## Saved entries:
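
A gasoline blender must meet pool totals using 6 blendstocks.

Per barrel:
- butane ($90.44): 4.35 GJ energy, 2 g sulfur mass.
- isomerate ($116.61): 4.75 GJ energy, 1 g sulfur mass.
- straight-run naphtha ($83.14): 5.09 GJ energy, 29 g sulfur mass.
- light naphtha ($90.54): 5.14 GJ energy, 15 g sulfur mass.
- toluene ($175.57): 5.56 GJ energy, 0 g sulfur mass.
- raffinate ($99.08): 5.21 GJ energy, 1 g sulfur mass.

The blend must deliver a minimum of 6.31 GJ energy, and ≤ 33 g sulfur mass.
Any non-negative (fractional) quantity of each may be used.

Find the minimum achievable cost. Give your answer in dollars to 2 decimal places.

Let x1 = barrels of butane, x2 = barrels of isomerate, x3 = barrels of straight-run naphtha, x4 = barrels of light naphtha, x5 = barrels of toluene, x6 = barrels of raffinate.
Minimize 90.44x1 + 116.61x2 + 83.14x3 + 90.54x4 + 175.57x5 + 99.08x6 subject to:
  4.35x1 + 4.75x2 + 5.09x3 + 5.14x4 + 5.56x5 + 5.21x6 ≥ 6.31   (energy)
  2x1 + 1x2 + 29x3 + 15x4 + 1x6 ≤ 33   (sulfur mass)
  x1, x2, x3, x4, x5, x6 ≥ 0.
The cheapest feasible vertex uses only straight-run naphtha, light naphtha; butane, isomerate, toluene, raffinate are not used. The energy and sulfur mass requirements are met with equality.
That vertex is x3 = 1.0311, x4 = 0.20657.
Cost = 83.14·1.0311 + 90.54·0.20657 = 104.4285.

$104.43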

## WORK INSTRUCTIONS:
Given the records above, return exactly the lines starting at the line containing "- straight-run naphtha" and ending at the line containing "Any non-negative (fractional)", including both.

## ANSWER SPACE:
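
- straight-run naphtha ($83.14): 5.09 GJ energy, 29 g sulfur mass.
- light naphtha ($90.54): 5.14 GJ energy, 15 g sulfur mass.
- toluene ($175.57): 5.56 GJ energy, 0 g sulfur mass.
- raffinate ($99.08): 5.21 GJ energy, 1 g sulfur mass.

The blend must deliver a minimum of 6.31 GJ energy, and ≤ 33 g sulfur mass.
Any non-negative (fractional) quantity of each may be used.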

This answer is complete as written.